**Given data**
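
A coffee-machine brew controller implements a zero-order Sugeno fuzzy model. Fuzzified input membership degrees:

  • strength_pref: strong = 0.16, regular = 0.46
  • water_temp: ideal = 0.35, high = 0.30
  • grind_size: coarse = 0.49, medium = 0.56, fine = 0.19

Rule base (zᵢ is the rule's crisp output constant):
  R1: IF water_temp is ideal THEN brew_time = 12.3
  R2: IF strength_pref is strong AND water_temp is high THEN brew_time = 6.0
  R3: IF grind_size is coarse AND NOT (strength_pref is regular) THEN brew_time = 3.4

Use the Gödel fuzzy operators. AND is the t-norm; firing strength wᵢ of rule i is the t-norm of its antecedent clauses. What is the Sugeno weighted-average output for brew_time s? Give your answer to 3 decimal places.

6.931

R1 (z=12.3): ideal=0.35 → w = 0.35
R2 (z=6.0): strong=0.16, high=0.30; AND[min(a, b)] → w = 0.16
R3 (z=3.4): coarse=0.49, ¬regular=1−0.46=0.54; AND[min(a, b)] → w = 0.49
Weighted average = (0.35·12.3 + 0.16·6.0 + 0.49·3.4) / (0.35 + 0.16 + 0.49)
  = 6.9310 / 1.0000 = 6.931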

...

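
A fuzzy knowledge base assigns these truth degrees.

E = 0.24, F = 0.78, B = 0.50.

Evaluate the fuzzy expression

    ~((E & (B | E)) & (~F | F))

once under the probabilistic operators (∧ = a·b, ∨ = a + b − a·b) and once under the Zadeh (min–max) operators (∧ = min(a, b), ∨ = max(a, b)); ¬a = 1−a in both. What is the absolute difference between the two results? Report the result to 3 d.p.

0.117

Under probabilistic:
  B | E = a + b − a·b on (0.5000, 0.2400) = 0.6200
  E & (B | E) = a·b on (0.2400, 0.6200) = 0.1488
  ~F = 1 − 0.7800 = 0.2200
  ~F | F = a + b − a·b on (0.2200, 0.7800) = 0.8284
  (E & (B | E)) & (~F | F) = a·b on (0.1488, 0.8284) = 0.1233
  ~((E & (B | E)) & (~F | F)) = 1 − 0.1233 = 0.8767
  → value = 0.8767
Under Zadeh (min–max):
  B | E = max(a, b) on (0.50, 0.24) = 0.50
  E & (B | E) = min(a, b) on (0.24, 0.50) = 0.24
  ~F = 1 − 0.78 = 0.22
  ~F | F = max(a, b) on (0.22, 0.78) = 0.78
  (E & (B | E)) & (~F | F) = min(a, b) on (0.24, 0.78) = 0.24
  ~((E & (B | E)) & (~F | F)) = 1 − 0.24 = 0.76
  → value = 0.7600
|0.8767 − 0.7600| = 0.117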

---

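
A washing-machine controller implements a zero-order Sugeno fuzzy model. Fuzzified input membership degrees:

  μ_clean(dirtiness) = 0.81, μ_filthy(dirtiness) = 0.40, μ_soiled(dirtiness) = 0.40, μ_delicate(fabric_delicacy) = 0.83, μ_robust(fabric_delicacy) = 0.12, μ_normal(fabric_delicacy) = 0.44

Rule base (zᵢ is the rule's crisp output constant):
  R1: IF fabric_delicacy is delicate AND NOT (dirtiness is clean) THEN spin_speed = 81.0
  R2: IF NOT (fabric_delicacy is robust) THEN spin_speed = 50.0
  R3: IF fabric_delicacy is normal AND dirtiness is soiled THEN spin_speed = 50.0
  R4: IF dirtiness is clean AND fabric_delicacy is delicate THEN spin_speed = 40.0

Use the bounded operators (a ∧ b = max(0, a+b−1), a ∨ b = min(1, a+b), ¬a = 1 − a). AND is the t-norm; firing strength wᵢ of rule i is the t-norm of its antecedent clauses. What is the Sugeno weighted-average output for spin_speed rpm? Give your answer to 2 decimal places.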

**What to work on**
The lines above that hold the word "order" should be found and copied out.

**Task solution**
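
A coffee-machine brew controller implements a zero-order Sugeno fuzzy model. Fuzzified input membership degrees:
A washing-machine controller implements a zero-order Sugeno fuzzy model. Fuzzified input membership degrees: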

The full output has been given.